_TASK REQUIREMENTS_
In the records below, find the line containing "not? All indices are 0-based." and restate it and all lines after it exactly, through the last line.

THE DATA Block Start

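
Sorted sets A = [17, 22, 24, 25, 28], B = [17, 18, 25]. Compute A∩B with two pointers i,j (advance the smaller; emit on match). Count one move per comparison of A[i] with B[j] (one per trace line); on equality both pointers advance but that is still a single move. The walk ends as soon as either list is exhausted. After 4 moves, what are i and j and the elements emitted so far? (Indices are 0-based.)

i=0 j=0: 17==17 emit, i++,j++
i=1 j=1: 22>18, j++
i=1 j=2: 22<25, i++
i=2 j=2: 24<25, i++

i=3, j=2, emitted=[17]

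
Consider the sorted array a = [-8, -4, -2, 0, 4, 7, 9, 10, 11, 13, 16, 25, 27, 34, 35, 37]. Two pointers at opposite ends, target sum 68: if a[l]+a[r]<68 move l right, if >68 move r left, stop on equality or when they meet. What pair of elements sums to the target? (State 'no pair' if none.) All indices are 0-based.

[0,15] -8+37=29 <68 → l++
[1,15] -4+37=33 <68 → l++
[2,15] -2+37=35 <68 → l++
[3,15] 0+37=37 <68 → l++
[4,15] 4+37=41 <68 → l++
[5,15] 7+37=44 <68 → l++
[6,15] 9+37=46 <68 → l++
[7,15] 10+37=47 <68 → l++
[8,15] 11+37=48 <68 → l++
[9,15] 13+37=50 <68 → l++
[10,15] 16+37=53 <68 → l++
[11,15] 25+37=62 <68 → l++
[12,15] 27+37=64 <68 → l++
[13,15] 34+37=71 >68 → r--
[13,14] 34+35=69 >68 → r--

no pair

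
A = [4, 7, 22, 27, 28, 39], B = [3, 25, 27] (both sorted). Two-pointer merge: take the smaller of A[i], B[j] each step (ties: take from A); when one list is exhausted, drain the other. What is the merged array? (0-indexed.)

i=0 j=0: A[i]=4>B[j]=3 take 3, j++
i=0 j=1: A[i]=4<=B[j]=25 take 4, i++
i=1 j=1: A[i]=7<=B[j]=25 take 7, i++
i=2 j=1: A[i]=22<=B[j]=25 take 22, i++
i=3 j=1: A[i]=27>B[j]=25 take 25, j++
i=3 j=2: A[i]=27<=B[j]=27 take 27, i++
i=4 j=2: A[i]=28>B[j]=27 take 27, j++
i=4 j=3: B done, take A[i]=28, i++
i=5 j=3: B done, take A[i]=39, i++

[3, 4, 7, 22, 25, 27, 27, 28, 39]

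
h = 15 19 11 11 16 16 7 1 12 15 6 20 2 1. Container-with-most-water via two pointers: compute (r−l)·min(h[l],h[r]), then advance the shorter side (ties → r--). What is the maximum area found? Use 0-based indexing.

[0,13] min(15,1)*13=13 best=13 * → r--
[0,12] min(15,2)*12=24 best=24 * → r--
[0,11] min(15,20)*11=165 best=165 * → l++
[1,11] min(19,20)*10=190 best=190 * → l++
[2,11] min(11,20)*9=99 best=190 → l++
[3,11] min(11,20)*8=88 best=190 → l++
[4,11] min(16,20)*7=112 best=190 → l++
[5,11] min(16,20)*6=96 best=190 → l++
[6,11] min(7,20)*5=35 best=190 → l++
[7,11] min(1,20)*4=4 best=190 → l++
[8,11] min(12,20)*3=36 best=190 → l++
[9,11] min(15,20)*2=30 best=190 → l++
[10,11] min(6,20)*1=6 best=190 → l++

max area = 190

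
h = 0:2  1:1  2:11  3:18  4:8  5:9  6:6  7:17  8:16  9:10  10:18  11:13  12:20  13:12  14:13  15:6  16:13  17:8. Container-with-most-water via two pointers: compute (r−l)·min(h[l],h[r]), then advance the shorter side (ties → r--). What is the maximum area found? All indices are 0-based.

[0,17] min(2,8)*17=34 best=34 * → l++
[1,17] min(1,8)*16=16 best=34 → l++
[2,17] min(11,8)*15=120 best=120 * → r--
[2,16] min(11,13)*14=154 best=154 * → l++
[3,16] min(18,13)*13=169 best=169 * → r--
[3,15] min(18,6)*12=72 best=169 → r--
[3,14] min(18,13)*11=143 best=169 → r--
[3,13] min(18,12)*10=120 best=169 → r--
[3,12] min(18,20)*9=162 best=169 → l++
[4,12] min(8,20)*8=64 best=169 → l++
[5,12] min(9,20)*7=63 best=169 → l++
[6,12] min(6,20)*6=36 best=169 → l++
[7,12] min(17,20)*5=85 best=169 → l++
[8,12] min(16,20)*4=64 best=169 → l++
[9,12] min(10,20)*3=30 best=169 → l++
[10,12] min(18,20)*2=36 best=169 → l++
[11,12] min(13,20)*1=13 best=169 → l++

max area = 169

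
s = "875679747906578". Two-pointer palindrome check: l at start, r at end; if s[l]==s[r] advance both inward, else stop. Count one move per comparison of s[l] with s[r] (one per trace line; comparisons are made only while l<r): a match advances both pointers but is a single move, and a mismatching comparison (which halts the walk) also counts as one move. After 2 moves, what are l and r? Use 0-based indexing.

[0,14] '8'=='8' → l++,r--
[1,13] '7'=='7' → l++,r--

l=2, r=12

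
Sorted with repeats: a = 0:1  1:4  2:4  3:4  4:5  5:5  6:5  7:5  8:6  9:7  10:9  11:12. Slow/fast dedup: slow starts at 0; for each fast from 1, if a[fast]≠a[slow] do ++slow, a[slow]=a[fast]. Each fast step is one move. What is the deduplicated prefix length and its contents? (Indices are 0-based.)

length 7; prefix = [1, 4, 5, 6, 7, 9, 12]

(s=0,f=1) a[fast]=4≠a[slow]=1 write a[1]=4 → slow++,fast++
(s=1,f=2) a[fast]=4=a[slow] dup → fast++
(s=1,f=3) a[fast]=4=a[slow] dup → fast++
(s=1,f=4) a[fast]=5≠a[slow]=4 write a[2]=5 → slow++,fast++
(s=2,f=5) a[fast]=5=a[slow] dup → fast++
(s=2,f=6) a[fast]=5=a[slow] dup → fast++
(s=2,f=7) a[fast]=5=a[slow] dup → fast++
(s=2,f=8) a[fast]=6≠a[slow]=5 write a[3]=6 → slow++,fast++
(s=3,f=9) a[fast]=7≠a[slow]=6 write a[4]=7 → slow++,fast++
(s=4,f=10) a[fast]=9≠a[slow]=7 write a[5]=9 → slow++,fast++
(s=5,f=11) a[fast]=12≠a[slow]=9 write a[6]=12 → slow++,fast++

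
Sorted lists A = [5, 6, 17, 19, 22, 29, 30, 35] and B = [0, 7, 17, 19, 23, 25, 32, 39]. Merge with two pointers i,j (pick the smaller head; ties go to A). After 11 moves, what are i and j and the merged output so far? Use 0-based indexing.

i=0 j=0: A[i]=5>B[j]=0 take 0, j++
i=0 j=1: A[i]=5<=B[j]=7 take 5, i++
i=1 j=1: A[i]=6<=B[j]=7 take 6, i++
i=2 j=1: A[i]=17>B[j]=7 take 7, j++
i=2 j=2: A[i]=17<=B[j]=17 take 17, i++
i=3 j=2: A[i]=19>B[j]=17 take 17, j++
i=3 j=3: A[i]=19<=B[j]=19 take 19, i++
i=4 j=3: A[i]=22>B[j]=19 take 19, j++
i=4 j=4: A[i]=22<=B[j]=23 take 22, i++
i=5 j=4: A[i]=29>B[j]=23 take 23, j++
i=5 j=5: A[i]=29>B[j]=25 take 25, j++

i=5, j=6, merged so far=[0, 5, 6, 7, 17, 17, 19, 19, 22, 23, 25]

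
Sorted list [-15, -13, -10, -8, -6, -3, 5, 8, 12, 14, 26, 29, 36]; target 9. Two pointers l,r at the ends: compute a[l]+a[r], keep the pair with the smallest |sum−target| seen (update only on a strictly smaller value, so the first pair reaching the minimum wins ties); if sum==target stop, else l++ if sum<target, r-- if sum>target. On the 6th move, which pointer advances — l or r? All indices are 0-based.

l

[0,12] -15+36=21 d=12 * → r--
[0,11] -15+29=14 d=5 * → r--
[0,10] -15+26=11 d=2 * → r--
[0,9] -15+14=-1 d=10 → l++
[1,9] -13+14=1 d=8 → l++
[2,9] -10+14=4 d=5 → l++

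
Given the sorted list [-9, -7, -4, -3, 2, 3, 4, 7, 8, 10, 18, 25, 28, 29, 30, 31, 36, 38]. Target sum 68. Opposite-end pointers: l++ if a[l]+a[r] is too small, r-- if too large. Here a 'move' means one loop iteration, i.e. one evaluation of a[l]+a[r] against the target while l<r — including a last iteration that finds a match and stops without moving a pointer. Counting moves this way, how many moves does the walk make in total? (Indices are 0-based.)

[0,17] -9+38=29 <68 → l++
[1,17] -7+38=31 <68 → l++
[2,17] -4+38=34 <68 → l++
[3,17] -3+38=35 <68 → l++
[4,17] 2+38=40 <68 → l++
[5,17] 3+38=41 <68 → l++
[6,17] 4+38=42 <68 → l++
[7,17] 7+38=45 <68 → l++
[8,17] 8+38=46 <68 → l++
[9,17] 10+38=48 <68 → l++
[10,17] 18+38=56 <68 → l++
[11,17] 25+38=63 <68 → l++
[12,17] 28+38=66 <68 → l++
[13,17] 29+38=67 <68 → l++
[14,17] 30+38=68 → found

15 moves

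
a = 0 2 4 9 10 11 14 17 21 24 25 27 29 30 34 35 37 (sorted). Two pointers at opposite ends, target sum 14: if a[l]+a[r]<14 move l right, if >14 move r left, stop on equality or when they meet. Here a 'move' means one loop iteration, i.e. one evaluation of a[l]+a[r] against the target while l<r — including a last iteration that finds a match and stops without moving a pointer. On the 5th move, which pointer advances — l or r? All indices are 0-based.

l=0 r=16: 0+37=37 >14, r--
l=0 r=15: 0+35=35 >14, r--
l=0 r=14: 0+34=34 >14, r--
l=0 r=13: 0+30=30 >14, r--
l=0 r=12: 0+29=29 >14, r--

r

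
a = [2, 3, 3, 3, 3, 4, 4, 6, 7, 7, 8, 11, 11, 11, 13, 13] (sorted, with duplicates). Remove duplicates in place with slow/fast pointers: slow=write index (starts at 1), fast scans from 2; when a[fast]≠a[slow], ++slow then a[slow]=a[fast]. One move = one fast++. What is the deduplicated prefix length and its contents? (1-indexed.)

slow=1 fast=2: a[fast]=3≠a[slow]=2 write a[2]=3, slow++,fast++
slow=2 fast=3: a[fast]=3=a[slow] dup, fast++
slow=2 fast=4: a[fast]=3=a[slow] dup, fast++
slow=2 fast=5: a[fast]=3=a[slow] dup, fast++
slow=2 fast=6: a[fast]=4≠a[slow]=3 write a[3]=4, slow++,fast++
slow=3 fast=7: a[fast]=4=a[slow] dup, fast++
slow=3 fast=8: a[fast]=6≠a[slow]=4 write a[4]=6, slow++,fast++
slow=4 fast=9: a[fast]=7≠a[slow]=6 write a[5]=7, slow++,fast++
slow=5 fast=10: a[fast]=7=a[slow] dup, fast++
slow=5 fast=11: a[fast]=8≠a[slow]=7 write a[6]=8, slow++,fast++
slow=6 fast=12: a[fast]=11≠a[slow]=8 write a[7]=11, slow++,fast++
slow=7 fast=13: a[fast]=11=a[slow] dup, fast++
slow=7 fast=14: a[fast]=11=a[slow] dup, fast++
slow=7 fast=15: a[fast]=13≠a[slow]=11 write a[8]=13, slow++,fast++
slow=8 fast=16: a[fast]=13=a[slow] dup, fast++

length 8; prefix = [2, 3, 4, 6, 7, 8, 11, 13]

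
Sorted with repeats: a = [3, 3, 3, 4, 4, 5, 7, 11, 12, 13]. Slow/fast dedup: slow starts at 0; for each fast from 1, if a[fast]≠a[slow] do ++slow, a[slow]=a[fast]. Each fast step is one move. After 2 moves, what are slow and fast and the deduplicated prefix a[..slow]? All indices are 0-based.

slow=0, fast=3, prefix=[3]

(s=0,f=1) a[fast]=3=a[slow] dup → fast++
(s=0,f=2) a[fast]=3=a[slow] dup → fast++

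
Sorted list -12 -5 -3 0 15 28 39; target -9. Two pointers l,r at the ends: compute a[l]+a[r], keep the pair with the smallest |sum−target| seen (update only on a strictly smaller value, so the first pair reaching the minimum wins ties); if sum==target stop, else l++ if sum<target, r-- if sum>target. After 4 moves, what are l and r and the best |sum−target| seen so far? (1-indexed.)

l=1 r=7: -12+39=27 d=36 *, r--
l=1 r=6: -12+28=16 d=25 *, r--
l=1 r=5: -12+15=3 d=12 *, r--
l=1 r=4: -12+0=-12 d=3 *, l++

l=2, r=4, best |Δ|=3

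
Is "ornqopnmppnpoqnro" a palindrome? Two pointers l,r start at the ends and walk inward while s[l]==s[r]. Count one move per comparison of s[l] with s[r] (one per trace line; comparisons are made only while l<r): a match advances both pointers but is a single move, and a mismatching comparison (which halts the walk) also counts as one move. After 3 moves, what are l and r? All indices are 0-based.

l=3, r=13

[0,16] 'o'=='o' → l++,r--
[1,15] 'r'=='r' → l++,r--
[2,14] 'n'=='n' → l++,r--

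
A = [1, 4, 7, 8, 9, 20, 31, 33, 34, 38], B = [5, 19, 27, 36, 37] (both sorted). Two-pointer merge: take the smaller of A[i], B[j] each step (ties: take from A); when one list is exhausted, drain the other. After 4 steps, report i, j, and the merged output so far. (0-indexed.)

i=0 j=0: A[i]=1<=B[j]=5 take 1, i++
i=1 j=0: A[i]=4<=B[j]=5 take 4, i++
i=2 j=0: A[i]=7>B[j]=5 take 5, j++
i=2 j=1: A[i]=7<=B[j]=19 take 7, i++

i=3, j=1, merged so far=[1, 4, 5, 7]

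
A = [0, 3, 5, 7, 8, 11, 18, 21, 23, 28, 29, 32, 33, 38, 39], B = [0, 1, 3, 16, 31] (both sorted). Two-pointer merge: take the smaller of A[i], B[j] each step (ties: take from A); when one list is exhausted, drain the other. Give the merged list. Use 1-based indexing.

i=1 j=1: A[i]=0<=B[j]=0 take 0, i++
i=2 j=1: A[i]=3>B[j]=0 take 0, j++
i=2 j=2: A[i]=3>B[j]=1 take 1, j++
i=2 j=3: A[i]=3<=B[j]=3 take 3, i++
i=3 j=3: A[i]=5>B[j]=3 take 3, j++
i=3 j=4: A[i]=5<=B[j]=16 take 5, i++
i=4 j=4: A[i]=7<=B[j]=16 take 7, i++
i=5 j=4: A[i]=8<=B[j]=16 take 8, i++
i=6 j=4: A[i]=11<=B[j]=16 take 11, i++
i=7 j=4: A[i]=18>B[j]=16 take 16, j++
i=7 j=5: A[i]=18<=B[j]=31 take 18, i++
i=8 j=5: A[i]=21<=B[j]=31 take 21, i++
i=9 j=5: A[i]=23<=B[j]=31 take 23, i++
i=10 j=5: A[i]=28<=B[j]=31 take 28, i++
i=11 j=5: A[i]=29<=B[j]=31 take 29, i++
i=12 j=5: A[i]=32>B[j]=31 take 31, j++
i=12 j=6: B done, take A[i]=32, i++
i=13 j=6: B done, take A[i]=33, i++
i=14 j=6: B done, take A[i]=38, i++
i=15 j=6: B done, take A[i]=39, i++

[0, 0, 1, 3, 3, 5, 7, 8, 11, 16, 18, 21, 23, 28, 29, 31, 32, 33, 38, 39]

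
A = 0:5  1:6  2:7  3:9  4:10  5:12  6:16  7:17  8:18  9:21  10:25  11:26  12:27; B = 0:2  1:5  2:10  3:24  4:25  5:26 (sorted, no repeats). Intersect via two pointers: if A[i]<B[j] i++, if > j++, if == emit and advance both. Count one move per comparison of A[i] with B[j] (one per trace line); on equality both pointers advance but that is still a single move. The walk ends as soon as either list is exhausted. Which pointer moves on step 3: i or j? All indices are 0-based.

i

[i=0,j=0] 5>2 → j++
[i=0,j=1] 5==5 emit → i++,j++
[i=1,j=2] 6<10 → i++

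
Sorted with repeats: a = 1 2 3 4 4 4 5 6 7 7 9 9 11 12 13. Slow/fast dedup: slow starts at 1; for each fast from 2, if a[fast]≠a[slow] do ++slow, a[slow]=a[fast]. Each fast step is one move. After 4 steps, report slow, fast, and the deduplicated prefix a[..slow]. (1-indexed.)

slow=1 fast=2: a[fast]=2≠a[slow]=1 write a[2]=2, slow++,fast++
slow=2 fast=3: a[fast]=3≠a[slow]=2 write a[3]=3, slow++,fast++
slow=3 fast=4: a[fast]=4≠a[slow]=3 write a[4]=4, slow++,fast++
slow=4 fast=5: a[fast]=4=a[slow] dup, fast++

slow=4, fast=6, prefix=[1, 2, 3, 4]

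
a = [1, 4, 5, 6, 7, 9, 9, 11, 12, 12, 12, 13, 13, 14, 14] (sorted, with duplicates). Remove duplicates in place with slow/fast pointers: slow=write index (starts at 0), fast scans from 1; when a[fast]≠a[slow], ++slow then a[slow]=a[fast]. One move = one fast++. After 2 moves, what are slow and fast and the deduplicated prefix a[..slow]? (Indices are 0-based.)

slow=2, fast=3, prefix=[1, 4, 5]

(s=0,f=1) a[fast]=4≠a[slow]=1 write a[1]=4 → slow++,fast++
(s=1,f=2) a[fast]=5≠a[slow]=4 write a[2]=5 → slow++,fast++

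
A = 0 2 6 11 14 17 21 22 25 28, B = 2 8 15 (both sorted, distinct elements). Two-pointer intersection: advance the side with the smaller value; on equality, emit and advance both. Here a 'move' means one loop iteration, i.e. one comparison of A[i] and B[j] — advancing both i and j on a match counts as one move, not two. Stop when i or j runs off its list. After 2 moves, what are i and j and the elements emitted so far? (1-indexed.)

i=3, j=2, emitted=[2]

[i=1,j=1] 0<2 → i++
[i=2,j=1] 2==2 emit → i++,j++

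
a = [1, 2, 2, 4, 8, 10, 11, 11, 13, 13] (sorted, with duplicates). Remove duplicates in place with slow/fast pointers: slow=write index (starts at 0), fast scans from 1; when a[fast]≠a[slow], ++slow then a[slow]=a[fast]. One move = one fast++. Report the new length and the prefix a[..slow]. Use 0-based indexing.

slow=0 fast=1: a[fast]=2≠a[slow]=1 write a[1]=2, slow++,fast++
slow=1 fast=2: a[fast]=2=a[slow] dup, fast++
slow=1 fast=3: a[fast]=4≠a[slow]=2 write a[2]=4, slow++,fast++
slow=2 fast=4: a[fast]=8≠a[slow]=4 write a[3]=8, slow++,fast++
slow=3 fast=5: a[fast]=10≠a[slow]=8 write a[4]=10, slow++,fast++
slow=4 fast=6: a[fast]=11≠a[slow]=10 write a[5]=11, slow++,fast++
slow=5 fast=7: a[fast]=11=a[slow] dup, fast++
slow=5 fast=8: a[fast]=13≠a[slow]=11 write a[6]=13, slow++,fast++
slow=6 fast=9: a[fast]=13=a[slow] dup, fast++

length 7; prefix = [1, 2, 4, 8, 10, 11, 13]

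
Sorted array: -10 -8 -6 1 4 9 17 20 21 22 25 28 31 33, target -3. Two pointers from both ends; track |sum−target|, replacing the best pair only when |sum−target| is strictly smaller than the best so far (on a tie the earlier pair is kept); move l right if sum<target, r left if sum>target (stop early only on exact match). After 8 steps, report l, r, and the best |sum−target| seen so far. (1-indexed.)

l=1 r=14: -10+33=23 d=26 *, r--
l=1 r=13: -10+31=21 d=24 *, r--
l=1 r=12: -10+28=18 d=21 *, r--
l=1 r=11: -10+25=15 d=18 *, r--
l=1 r=10: -10+22=12 d=15 *, r--
l=1 r=9: -10+21=11 d=14 *, r--
l=1 r=8: -10+20=10 d=13 *, r--
l=1 r=7: -10+17=7 d=10 *, r--

l=1, r=6, best |Δ|=10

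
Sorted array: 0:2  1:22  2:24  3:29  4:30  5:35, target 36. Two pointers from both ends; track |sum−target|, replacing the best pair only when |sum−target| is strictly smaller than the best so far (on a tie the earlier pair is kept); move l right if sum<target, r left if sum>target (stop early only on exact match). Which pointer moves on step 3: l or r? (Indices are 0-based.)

r

[0,5] 2+35=37 d=1 * → r--
[0,4] 2+30=32 d=4 → l++
[1,4] 22+30=52 d=16 → r--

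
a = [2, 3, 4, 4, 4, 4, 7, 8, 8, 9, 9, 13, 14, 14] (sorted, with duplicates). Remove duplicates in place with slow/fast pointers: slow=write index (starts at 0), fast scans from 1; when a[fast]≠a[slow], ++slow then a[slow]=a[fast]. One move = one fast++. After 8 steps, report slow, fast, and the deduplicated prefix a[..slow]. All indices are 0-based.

slow=4, fast=9, prefix=[2, 3, 4, 7, 8]

(s=0,f=1) a[fast]=3≠a[slow]=2 write a[1]=3 → slow++,fast++
(s=1,f=2) a[fast]=4≠a[slow]=3 write a[2]=4 → slow++,fast++
(s=2,f=3) a[fast]=4=a[slow] dup → fast++
(s=2,f=4) a[fast]=4=a[slow] dup → fast++
(s=2,f=5) a[fast]=4=a[slow] dup → fast++
(s=2,f=6) a[fast]=7≠a[slow]=4 write a[3]=7 → slow++,fast++
(s=3,f=7) a[fast]=8≠a[slow]=7 write a[4]=8 → slow++,fast++
(s=4,f=8) a[fast]=8=a[slow] dup → fast++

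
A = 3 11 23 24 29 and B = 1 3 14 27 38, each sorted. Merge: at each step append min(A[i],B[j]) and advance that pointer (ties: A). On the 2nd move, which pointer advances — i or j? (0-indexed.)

[i=0,j=0] A[i]=3>B[j]=1 take 1 → j++
[i=0,j=1] A[i]=3<=B[j]=3 take 3 → i++

i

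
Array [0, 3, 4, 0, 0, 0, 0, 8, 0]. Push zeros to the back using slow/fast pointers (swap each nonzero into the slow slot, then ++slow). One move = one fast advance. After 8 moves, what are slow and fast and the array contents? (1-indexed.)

slow=4, fast=9, a=[3, 4, 8, 0, 0, 0, 0, 0, 0]

slow=1 fast=1: a[fast]=0, fast++
slow=1 fast=2: a[fast]=3≠0 swap→a[1]=3, slow++,fast++
slow=2 fast=3: a[fast]=4≠0 swap→a[2]=4, slow++,fast++
slow=3 fast=4: a[fast]=0, fast++
slow=3 fast=5: a[fast]=0, fast++
slow=3 fast=6: a[fast]=0, fast++
slow=3 fast=7: a[fast]=0, fast++
slow=3 fast=8: a[fast]=8≠0 swap→a[3]=8, slow++,fast++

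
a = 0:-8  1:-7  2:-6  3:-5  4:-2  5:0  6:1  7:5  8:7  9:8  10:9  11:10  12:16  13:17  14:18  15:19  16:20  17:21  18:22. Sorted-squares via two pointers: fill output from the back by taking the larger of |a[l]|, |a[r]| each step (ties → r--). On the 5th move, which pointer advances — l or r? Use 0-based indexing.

l=0 r=18: |-8|<=|22| out[18]=484, r--
l=0 r=17: |-8|<=|21| out[17]=441, r--
l=0 r=16: |-8|<=|20| out[16]=400, r--
l=0 r=15: |-8|<=|19| out[15]=361, r--
l=0 r=14: |-8|<=|18| out[14]=324, r--

r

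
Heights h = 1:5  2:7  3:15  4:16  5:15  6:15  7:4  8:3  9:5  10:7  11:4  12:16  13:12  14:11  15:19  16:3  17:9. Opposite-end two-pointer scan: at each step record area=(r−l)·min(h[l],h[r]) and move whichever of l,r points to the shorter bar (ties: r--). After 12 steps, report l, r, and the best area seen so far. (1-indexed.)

l=11, r=15, best area=180

l=1 r=17: min(5,9)*16=80 best=80 *, l++
l=2 r=17: min(7,9)*15=105 best=105 *, l++
l=3 r=17: min(15,9)*14=126 best=126 *, r--
l=3 r=16: min(15,3)*13=39 best=126, r--
l=3 r=15: min(15,19)*12=180 best=180 *, l++
l=4 r=15: min(16,19)*11=176 best=180, l++
l=5 r=15: min(15,19)*10=150 best=180, l++
l=6 r=15: min(15,19)*9=135 best=180, l++
l=7 r=15: min(4,19)*8=32 best=180, l++
l=8 r=15: min(3,19)*7=21 best=180, l++
l=9 r=15: min(5,19)*6=30 best=180, l++
l=10 r=15: min(7,19)*5=35 best=180, l++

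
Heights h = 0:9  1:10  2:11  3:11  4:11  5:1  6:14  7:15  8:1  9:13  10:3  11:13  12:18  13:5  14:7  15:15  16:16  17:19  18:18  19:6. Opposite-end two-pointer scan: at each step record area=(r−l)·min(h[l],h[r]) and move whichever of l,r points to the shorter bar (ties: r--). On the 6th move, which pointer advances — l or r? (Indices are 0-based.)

l=0 r=19: min(9,6)*19=114 best=114 *, r--
l=0 r=18: min(9,18)*18=162 best=162 *, l++
l=1 r=18: min(10,18)*17=170 best=170 *, l++
l=2 r=18: min(11,18)*16=176 best=176 *, l++
l=3 r=18: min(11,18)*15=165 best=176, l++
l=4 r=18: min(11,18)*14=154 best=176, l++

l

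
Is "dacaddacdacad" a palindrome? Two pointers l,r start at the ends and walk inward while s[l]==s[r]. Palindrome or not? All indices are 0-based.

[0,12] 'd'=='d' → l++,r--
[1,11] 'a'=='a' → l++,r--
[2,10] 'c'=='c' → l++,r--
[3,9] 'a'=='a' → l++,r--
[4,8] 'd'=='d' → l++,r--
[5,7] 'd'!='c' → stop

not a palindrome (mismatch at 5,7)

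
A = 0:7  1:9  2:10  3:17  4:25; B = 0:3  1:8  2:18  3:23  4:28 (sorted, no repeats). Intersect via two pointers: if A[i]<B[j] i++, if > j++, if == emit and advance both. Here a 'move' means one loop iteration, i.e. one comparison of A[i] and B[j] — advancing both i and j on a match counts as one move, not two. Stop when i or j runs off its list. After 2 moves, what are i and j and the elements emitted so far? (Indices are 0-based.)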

THE DATA Block End

_ANSWER BOX_
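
Is "dacaddacdacad" a palindrome? Two pointers l,r start at the ends and walk inward while s[l]==s[r]. Palindrome or not? All indices are 0-based.

[0,12] 'd'=='d' → l++,r--
[1,11] 'a'=='a' → l++,r--
[2,10] 'c'=='c' → l++,r--
[3,9] 'a'=='a' → l++,r--
[4,8] 'd'=='d' → l++,r--
[5,7] 'd'!='c' → stop

not a palindrome (mismatch at 5,7)

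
A = 0:7  1:9  2:10  3:17  4:25; B = 0:3  1:8  2:18  3:23  4:28 (sorted, no repeats). Intersect via two pointers: if A[i]<B[j] i++, if > j++, if == emit and advance both. Here a 'move' means one loop iteration, i.e. one comparison of A[i] and B[j] — advancing both i and j on a match counts as one move, not two. Stop when i or j runs off its list. After 2 moves, what are i and j and the elements emitted so far? (Indices are 0-based.)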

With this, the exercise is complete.